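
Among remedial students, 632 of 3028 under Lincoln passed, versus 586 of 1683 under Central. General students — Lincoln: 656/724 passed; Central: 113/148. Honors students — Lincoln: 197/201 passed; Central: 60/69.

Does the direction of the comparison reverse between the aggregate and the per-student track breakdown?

Remedial: Lincoln 632/3028 = 20.9%, Central 586/1683 = 34.8% → Central
General: Lincoln 656/724 = 90.6%, Central 113/148 = 76.4% → Lincoln
Honors: Lincoln 197/201 = 98.0%, Central 60/69 = 87.0% → Lincoln
Overall: Lincoln 1485/3953 = 37.6%, Central 759/1900 = 39.9% → Central
Neither sweeps: Lincoln wins 2 of 3 groups, Central wins 1. Central wins overall but not every group — no Simpson reversal.

No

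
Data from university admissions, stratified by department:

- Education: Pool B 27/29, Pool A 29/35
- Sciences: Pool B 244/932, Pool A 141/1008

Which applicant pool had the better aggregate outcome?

Pool B

Education: Pool B 27/29 = 93.1%, Pool A 29/35 = 82.9% → Pool B
Sciences: Pool B 244/932 = 26.2%, Pool A 141/1008 = 14.0% → Pool B
Overall: Pool B 271/961 = 28.2%, Pool A 170/1043 = 16.3% → Pool B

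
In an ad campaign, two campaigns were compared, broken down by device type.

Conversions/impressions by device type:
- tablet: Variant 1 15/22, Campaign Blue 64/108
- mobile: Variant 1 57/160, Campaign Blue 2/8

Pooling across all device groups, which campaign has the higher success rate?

Campaign Blue

Tablet: Variant 1 15/22 = 68.2%, Campaign Blue 64/108 = 59.3% → Variant 1
Mobile: Variant 1 57/160 = 35.6%, Campaign Blue 2/8 = 25.0% → Variant 1
Overall: Variant 1 72/182 = 39.6%, Campaign Blue 66/116 = 56.9% → Campaign Blue
(Variant 1 wins every device group but Campaign Blue wins overall — Variant 1's impressions skew toward the low-rate mobile group.)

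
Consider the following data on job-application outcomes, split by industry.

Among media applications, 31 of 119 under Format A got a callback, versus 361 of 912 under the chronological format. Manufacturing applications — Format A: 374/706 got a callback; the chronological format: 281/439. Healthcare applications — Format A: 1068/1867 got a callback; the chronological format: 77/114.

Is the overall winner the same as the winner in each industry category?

No

Media: Format A 31/119 = 26.1%, the chronological format 361/912 = 39.6% → the chronological format
Manufacturing: Format A 374/706 = 53.0%, the chronological format 281/439 = 64.0% → the chronological format
Healthcare: Format A 1068/1867 = 57.2%, the chronological format 77/114 = 67.5% → the chronological format
Overall: Format A 1473/2692 = 54.7%, the chronological format 719/1465 = 49.1% → Format A
The chronological format wins each industry group but Format A wins overall — the comparison reverses. The chronological format's applications skew toward media, which has a lower base rate.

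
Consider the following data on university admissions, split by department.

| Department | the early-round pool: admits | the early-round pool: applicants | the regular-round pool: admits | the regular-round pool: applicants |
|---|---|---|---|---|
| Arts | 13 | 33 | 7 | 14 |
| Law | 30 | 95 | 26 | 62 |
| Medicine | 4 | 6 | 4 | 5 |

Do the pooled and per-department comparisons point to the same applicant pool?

Yes

Arts: the early-round pool 13/33 = 39.4%, the regular-round pool 7/14 = 50.0% → the regular-round pool
Law: the early-round pool 30/95 = 31.6%, the regular-round pool 26/62 = 41.9% → the regular-round pool
Medicine: the early-round pool 4/6 = 66.7%, the regular-round pool 4/5 = 80.0% → the regular-round pool
Overall: the early-round pool 47/134 = 35.1%, the regular-round pool 37/81 = 45.7% → the regular-round pool
The regular-round pool wins overall and in every department group — no reversal.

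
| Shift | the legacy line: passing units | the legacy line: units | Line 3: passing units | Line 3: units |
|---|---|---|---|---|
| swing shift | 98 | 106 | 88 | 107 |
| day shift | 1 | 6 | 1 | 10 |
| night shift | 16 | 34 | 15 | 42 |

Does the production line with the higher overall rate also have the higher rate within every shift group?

Swing shift: the legacy line 98/106 = 92.5%, Line 3 88/107 = 82.2% → the legacy line
Day shift: the legacy line 1/6 = 16.7%, Line 3 1/10 = 10.0% → the legacy line
Night shift: the legacy line 16/34 = 47.1%, Line 3 15/42 = 35.7% → the legacy line
Overall: the legacy line 115/146 = 78.8%, Line 3 104/159 = 65.4% → the legacy line
The legacy line wins overall and in every shift group — no reversal.

Yes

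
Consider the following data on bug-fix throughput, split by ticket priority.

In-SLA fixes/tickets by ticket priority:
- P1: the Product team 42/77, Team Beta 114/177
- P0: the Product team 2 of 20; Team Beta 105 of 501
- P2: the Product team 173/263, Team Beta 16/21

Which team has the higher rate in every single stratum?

P1: the Product team 42/77 = 54.5%, Team Beta 114/177 = 64.4% → Team Beta
P0: the Product team 2/20 = 10.0%, Team Beta 105/501 = 21.0% → Team Beta
P2: the Product team 173/263 = 65.8%, Team Beta 16/21 = 76.2% → Team Beta
Team Beta has the higher rate in all 3 groups.

Team Beta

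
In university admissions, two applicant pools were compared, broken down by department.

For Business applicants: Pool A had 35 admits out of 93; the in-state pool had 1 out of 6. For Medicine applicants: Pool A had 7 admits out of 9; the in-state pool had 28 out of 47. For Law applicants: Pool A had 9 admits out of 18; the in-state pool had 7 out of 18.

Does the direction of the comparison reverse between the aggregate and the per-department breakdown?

Business: Pool A 35/93 = 37.6%, the in-state pool 1/6 = 16.7% → Pool A
Medicine: Pool A 7/9 = 77.8%, the in-state pool 28/47 = 59.6% → Pool A
Law: Pool A 9/18 = 50.0%, the in-state pool 7/18 = 38.9% → Pool A
Overall: Pool A 51/120 = 42.5%, the in-state pool 36/71 = 50.7% → the in-state pool
Pool A wins each department group but the in-state pool wins overall — the comparison reverses. Pool A's applicants skew toward Business, which has a lower base rate.

Yes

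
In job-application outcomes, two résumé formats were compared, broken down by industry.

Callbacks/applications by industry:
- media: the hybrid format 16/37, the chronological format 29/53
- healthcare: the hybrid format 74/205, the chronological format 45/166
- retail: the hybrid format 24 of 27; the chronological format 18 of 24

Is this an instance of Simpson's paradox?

No

Media: the hybrid format 16/37 = 43.2%, the chronological format 29/53 = 54.7% → the chronological format
Healthcare: the hybrid format 74/205 = 36.1%, the chronological format 45/166 = 27.1% → the hybrid format
Retail: the hybrid format 24/27 = 88.9%, the chronological format 18/24 = 75.0% → the hybrid format
Overall: the hybrid format 114/269 = 42.4%, the chronological format 92/243 = 37.9% → the hybrid format
Neither sweeps: the hybrid format wins 2 of 3 groups, the chronological format wins 1. The hybrid format wins overall but not every group — no Simpson reversal.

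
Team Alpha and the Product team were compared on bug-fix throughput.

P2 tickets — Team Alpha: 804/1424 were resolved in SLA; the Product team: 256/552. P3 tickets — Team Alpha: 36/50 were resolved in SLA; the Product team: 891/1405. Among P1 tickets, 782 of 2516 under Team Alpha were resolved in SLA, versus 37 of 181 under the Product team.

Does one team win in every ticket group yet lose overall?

P2: Team Alpha 804/1424 = 56.5%, the Product team 256/552 = 46.4% → Team Alpha
P3: Team Alpha 36/50 = 72.0%, the Product team 891/1405 = 63.4% → Team Alpha
P1: Team Alpha 782/2516 = 31.1%, the Product team 37/181 = 20.4% → Team Alpha
Overall: Team Alpha 1622/3990 = 40.7%, the Product team 1184/2138 = 55.4% → the Product team
Team Alpha wins each ticket group but the Product team wins overall — the comparison reverses. Team Alpha's tickets skew toward P1, which has a lower base rate.

Yes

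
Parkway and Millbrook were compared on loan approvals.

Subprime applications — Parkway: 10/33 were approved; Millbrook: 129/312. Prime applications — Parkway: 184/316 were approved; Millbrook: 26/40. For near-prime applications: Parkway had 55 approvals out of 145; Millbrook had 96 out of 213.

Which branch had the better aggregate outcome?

Subprime: Parkway 10/33 = 30.3%, Millbrook 129/312 = 41.3% → Millbrook
Prime: Parkway 184/316 = 58.2%, Millbrook 26/40 = 65.0% → Millbrook
Near-prime: Parkway 55/145 = 37.9%, Millbrook 96/213 = 45.1% → Millbrook
Overall: Parkway 249/494 = 50.4%, Millbrook 251/565 = 44.4% → Parkway
(Millbrook wins every credit group but Parkway wins overall — Millbrook's applications skew toward the low-rate subprime group.)

Parkway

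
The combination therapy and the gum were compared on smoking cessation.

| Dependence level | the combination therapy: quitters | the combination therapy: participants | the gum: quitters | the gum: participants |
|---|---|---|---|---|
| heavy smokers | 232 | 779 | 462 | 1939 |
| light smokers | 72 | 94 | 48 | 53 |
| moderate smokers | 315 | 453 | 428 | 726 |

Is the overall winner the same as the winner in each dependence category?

No

Heavy smokers: the combination therapy 232/779 = 29.8%, the gum 462/1939 = 23.8% → the combination therapy
Light smokers: the combination therapy 72/94 = 76.6%, the gum 48/53 = 90.6% → the gum
Moderate smokers: the combination therapy 315/453 = 69.5%, the gum 428/726 = 59.0% → the combination therapy
Overall: the combination therapy 619/1326 = 46.7%, the gum 938/2718 = 34.5% → the combination therapy
Neither sweeps: the combination therapy wins 2 of 3 groups, the gum wins 1. The combination therapy wins overall but not every group — no Simpson reversal.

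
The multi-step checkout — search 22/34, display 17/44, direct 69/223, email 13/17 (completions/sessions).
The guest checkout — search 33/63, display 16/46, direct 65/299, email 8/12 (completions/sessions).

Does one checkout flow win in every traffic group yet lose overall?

Search: the multi-step checkout 22/34 = 64.7%, the guest checkout 33/63 = 52.4% → the multi-step checkout
Display: the multi-step checkout 17/44 = 38.6%, the guest checkout 16/46 = 34.8% → the multi-step checkout
Direct: the multi-step checkout 69/223 = 30.9%, the guest checkout 65/299 = 21.7% → the multi-step checkout
Email: the multi-step checkout 13/17 = 76.5%, the guest checkout 8/12 = 66.7% → the multi-step checkout
Overall: the multi-step checkout 121/318 = 38.1%, the guest checkout 122/420 = 29.0% → the multi-step checkout
The multi-step checkout wins overall and in every traffic group — no reversal.

No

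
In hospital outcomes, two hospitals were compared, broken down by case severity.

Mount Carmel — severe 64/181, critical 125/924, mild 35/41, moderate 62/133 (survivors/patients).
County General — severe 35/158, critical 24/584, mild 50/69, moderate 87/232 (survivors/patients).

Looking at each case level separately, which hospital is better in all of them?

Mount Carmel

Severe: Mount Carmel 64/181 = 35.4%, County General 35/158 = 22.2% → Mount Carmel
Critical: Mount Carmel 125/924 = 13.5%, County General 24/584 = 4.1% → Mount Carmel
Mild: Mount Carmel 35/41 = 85.4%, County General 50/69 = 72.5% → Mount Carmel
Moderate: Mount Carmel 62/133 = 46.6%, County General 87/232 = 37.5% → Mount Carmel
Mount Carmel has the higher rate in all 4 groups.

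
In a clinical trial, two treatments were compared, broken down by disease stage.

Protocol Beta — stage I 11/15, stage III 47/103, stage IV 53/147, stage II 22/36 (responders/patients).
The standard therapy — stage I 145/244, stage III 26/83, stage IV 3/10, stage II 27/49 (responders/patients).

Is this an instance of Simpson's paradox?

Yes

Stage I: Protocol Beta 11/15 = 73.3%, the standard therapy 145/244 = 59.4% → Protocol Beta
Stage III: Protocol Beta 47/103 = 45.6%, the standard therapy 26/83 = 31.3% → Protocol Beta
Stage IV: Protocol Beta 53/147 = 36.1%, the standard therapy 3/10 = 30.0% → Protocol Beta
Stage II: Protocol Beta 22/36 = 61.1%, the standard therapy 27/49 = 55.1% → Protocol Beta
Overall: Protocol Beta 133/301 = 44.2%, the standard therapy 201/386 = 52.1% → the standard therapy
Protocol Beta wins each disease group but the standard therapy wins overall — the comparison reverses. Protocol Beta's patients skew toward stage IV, which has a lower base rate.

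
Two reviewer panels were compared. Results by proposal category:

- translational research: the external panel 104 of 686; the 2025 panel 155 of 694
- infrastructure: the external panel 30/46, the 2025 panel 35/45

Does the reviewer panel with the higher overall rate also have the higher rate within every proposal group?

Yes

Translational research: the external panel 104/686 = 15.2%, the 2025 panel 155/694 = 22.3% → the 2025 panel
Infrastructure: the external panel 30/46 = 65.2%, the 2025 panel 35/45 = 77.8% → the 2025 panel
Overall: the external panel 134/732 = 18.3%, the 2025 panel 190/739 = 25.7% → the 2025 panel
The 2025 panel wins overall and in every proposal group — no reversal.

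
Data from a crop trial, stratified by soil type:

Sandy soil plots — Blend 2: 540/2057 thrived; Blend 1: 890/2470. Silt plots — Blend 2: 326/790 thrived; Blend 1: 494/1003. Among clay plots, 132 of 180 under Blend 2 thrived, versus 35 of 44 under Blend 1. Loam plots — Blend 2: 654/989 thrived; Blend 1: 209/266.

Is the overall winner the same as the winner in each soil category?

Sandy soil: Blend 2 540/2057 = 26.3%, Blend 1 890/2470 = 36.0% → Blend 1
Silt: Blend 2 326/790 = 41.3%, Blend 1 494/1003 = 49.3% → Blend 1
Clay: Blend 2 132/180 = 73.3%, Blend 1 35/44 = 79.5% → Blend 1
Loam: Blend 2 654/989 = 66.1%, Blend 1 209/266 = 78.6% → Blend 1
Overall: Blend 2 1652/4016 = 41.1%, Blend 1 1628/3783 = 43.0% → Blend 1
Blend 1 wins overall and in every soil group — no reversal.

Yes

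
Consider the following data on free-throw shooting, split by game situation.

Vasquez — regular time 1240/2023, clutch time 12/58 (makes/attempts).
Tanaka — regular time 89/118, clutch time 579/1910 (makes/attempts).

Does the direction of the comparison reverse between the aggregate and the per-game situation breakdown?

Regular time: Vasquez 1240/2023 = 61.3%, Tanaka 89/118 = 75.4% → Tanaka
Clutch time: Vasquez 12/58 = 20.7%, Tanaka 579/1910 = 30.3% → Tanaka
Overall: Vasquez 1252/2081 = 60.2%, Tanaka 668/2028 = 32.9% → Vasquez
Tanaka wins each game group but Vasquez wins overall — the comparison reverses. Tanaka's attempts skew toward clutch time, which has a lower base rate.

Yes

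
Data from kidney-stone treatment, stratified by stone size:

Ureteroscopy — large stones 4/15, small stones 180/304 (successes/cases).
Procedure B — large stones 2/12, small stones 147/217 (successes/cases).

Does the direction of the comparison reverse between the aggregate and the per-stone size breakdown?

No

Large stones: ureteroscopy 4/15 = 26.7%, Procedure B 2/12 = 16.7% → ureteroscopy
Small stones: ureteroscopy 180/304 = 59.2%, Procedure B 147/217 = 67.7% → Procedure B
Overall: ureteroscopy 184/319 = 57.7%, Procedure B 149/229 = 65.1% → Procedure B
Neither sweeps: ureteroscopy wins 1 of 2 groups, Procedure B wins 1. Procedure B wins overall but not every group — no Simpson reversal.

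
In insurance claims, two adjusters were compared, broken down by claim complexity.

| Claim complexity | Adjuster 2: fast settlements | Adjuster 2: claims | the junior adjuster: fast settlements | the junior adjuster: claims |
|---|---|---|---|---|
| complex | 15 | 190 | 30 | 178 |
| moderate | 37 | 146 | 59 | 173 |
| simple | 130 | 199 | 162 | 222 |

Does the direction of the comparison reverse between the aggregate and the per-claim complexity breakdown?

Complex: Adjuster 2 15/190 = 7.9%, the junior adjuster 30/178 = 16.9% → the junior adjuster
Moderate: Adjuster 2 37/146 = 25.3%, the junior adjuster 59/173 = 34.1% → the junior adjuster
Simple: Adjuster 2 130/199 = 65.3%, the junior adjuster 162/222 = 73.0% → the junior adjuster
Overall: Adjuster 2 182/535 = 34.0%, the junior adjuster 251/573 = 43.8% → the junior adjuster
The junior adjuster wins overall and in every claim group — no reversal.

No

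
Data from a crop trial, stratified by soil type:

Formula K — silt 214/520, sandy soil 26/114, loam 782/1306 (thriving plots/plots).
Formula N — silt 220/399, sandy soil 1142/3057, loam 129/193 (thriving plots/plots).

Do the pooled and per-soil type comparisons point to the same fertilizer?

Silt: Formula K 214/520 = 41.2%, Formula N 220/399 = 55.1% → Formula N
Sandy soil: Formula K 26/114 = 22.8%, Formula N 1142/3057 = 37.4% → Formula N
Loam: Formula K 782/1306 = 59.9%, Formula N 129/193 = 66.8% → Formula N
Overall: Formula K 1022/1940 = 52.7%, Formula N 1491/3649 = 40.9% → Formula K
Formula N wins each soil group but Formula K wins overall — the comparison reverses. Formula N's plots skew toward sandy soil, which has a lower base rate.

No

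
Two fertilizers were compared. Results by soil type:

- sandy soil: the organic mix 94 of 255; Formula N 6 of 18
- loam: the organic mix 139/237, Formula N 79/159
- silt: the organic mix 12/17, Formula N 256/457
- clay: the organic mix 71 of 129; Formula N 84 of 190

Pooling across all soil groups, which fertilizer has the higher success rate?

Formula N

Sandy soil: the organic mix 94/255 = 36.9%, Formula N 6/18 = 33.3% → the organic mix
Loam: the organic mix 139/237 = 58.6%, Formula N 79/159 = 49.7% → the organic mix
Silt: the organic mix 12/17 = 70.6%, Formula N 256/457 = 56.0% → the organic mix
Clay: the organic mix 71/129 = 55.0%, Formula N 84/190 = 44.2% → the organic mix
Overall: the organic mix 316/638 = 49.5%, Formula N 425/824 = 51.6% → Formula N
(The organic mix wins every soil group but Formula N wins overall — the organic mix's plots skew toward the low-rate sandy soil group.)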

========

• **ASSIGNMENT**
In the data above, find the line that contains "P2 tickets —" and the line that contains "Subprime applications —". Repeat exactly those lines and every line between them, and only those.

• **ANSWER TO THIS TASK**
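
P2 tickets — Team Alpha: 804/1424 were resolved in SLA; the Product team: 256/552. P3 tickets — Team Alpha: 36/50 were resolved in SLA; the Product team: 891/1405. Among P1 tickets, 782 of 2516 under Team Alpha were resolved in SLA, versus 37 of 181 under the Product team.

Does one team win in every ticket group yet lose overall?

P2: Team Alpha 804/1424 = 56.5%, the Product team 256/552 = 46.4% → Team Alpha
P3: Team Alpha 36/50 = 72.0%, the Product team 891/1405 = 63.4% → Team Alpha
P1: Team Alpha 782/2516 = 31.1%, the Product team 37/181 = 20.4% → Team Alpha
Overall: Team Alpha 1622/3990 = 40.7%, the Product team 1184/2138 = 55.4% → the Product team
Team Alpha wins each ticket group but the Product team wins overall — the comparison reverses. Team Alpha's tickets skew toward P1, which has a lower base rate.

Yes

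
Parkway and Millbrook were compared on loan approvals.

Subprime applications — Parkway: 10/33 were approved; Millbrook: 129/312. Prime applications — Parkway: 184/316 were approved; Millbrook: 26/40. For near-prime applications: Parkway had 55 approvals out of 145; Millbrook had 96 out of 213.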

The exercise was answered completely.